Copy the entries exactly, leaving out nothing.

BEGIN EXERCISE MATERIAL

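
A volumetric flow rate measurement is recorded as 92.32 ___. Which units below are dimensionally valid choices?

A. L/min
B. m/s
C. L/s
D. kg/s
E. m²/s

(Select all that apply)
A, C

volumetric flow rate has SI base units: m^3 / s

Checking each option against m^3 / s:
  A. L/min: ✓ matches
  B. m/s: ✗ does not match
  C. L/s: ✓ matches
  D. kg/s: ✗ does not match
  E. m²/s: ✗ does not match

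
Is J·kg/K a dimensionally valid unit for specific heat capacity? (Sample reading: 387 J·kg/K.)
No

specific heat capacity has SI base units: m^2 / (s^2 * K)
J·kg/K does NOT reduce to m^2 / (s^2 * K); a valid unit for specific heat capacity would be e.g. J/(kg·K).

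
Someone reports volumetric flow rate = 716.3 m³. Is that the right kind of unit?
No

volumetric flow rate has SI base units: m^3 / s
m³ does NOT reduce to m^3 / s; a valid unit for volumetric flow rate would be e.g. m³/s.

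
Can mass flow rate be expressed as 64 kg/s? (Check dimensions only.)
Yes

mass flow rate has SI base units: kg / s
kg/s reduces to the same SI base units, so it is a valid unit for mass flow rate.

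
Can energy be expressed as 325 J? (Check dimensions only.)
Yes

energy has SI base units: kg * m^2 / s^2
J reduces to the same SI base units, so it is a valid unit for energy.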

END EXERCISE MATERIAL

OUTPUT FOR THIS EXERCISE:
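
A volumetric flow rate measurement is recorded as 92.32 ___. Which units below are dimensionally valid choices?

A. L/min
B. m/s
C. L/s
D. kg/s
E. m²/s

(Select all that apply)
A, C

volumetric flow rate has SI base units: m^3 / s

Checking each option against m^3 / s:
  A. L/min: ✓ matches
  B. m/s: ✗ does not match
  C. L/s: ✓ matches
  D. kg/s: ✗ does not match
  E. m²/s: ✗ does not match

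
Is J·kg/K a dimensionally valid unit for specific heat capacity? (Sample reading: 387 J·kg/K.)
No

specific heat capacity has SI base units: m^2 / (s^2 * K)
J·kg/K does NOT reduce to m^2 / (s^2 * K); a valid unit for specific heat capacity would be e.g. J/(kg·K).

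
Someone reports volumetric flow rate = 716.3 m³. Is that the right kind of unit?
No

volumetric flow rate has SI base units: m^3 / s
m³ does NOT reduce to m^3 / s; a valid unit for volumetric flow rate would be e.g. m³/s.

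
Can mass flow rate be expressed as 64 kg/s? (Check dimensions only.)
Yes

mass flow rate has SI base units: kg / s
kg/s reduces to the same SI base units, so it is a valid unit for mass flow rate.

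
Can energy be expressed as 325 J? (Check dimensions only.)
Yes

energy has SI base units: kg * m^2 / s^2
J reduces to the same SI base units, so it is a valid unit for energy.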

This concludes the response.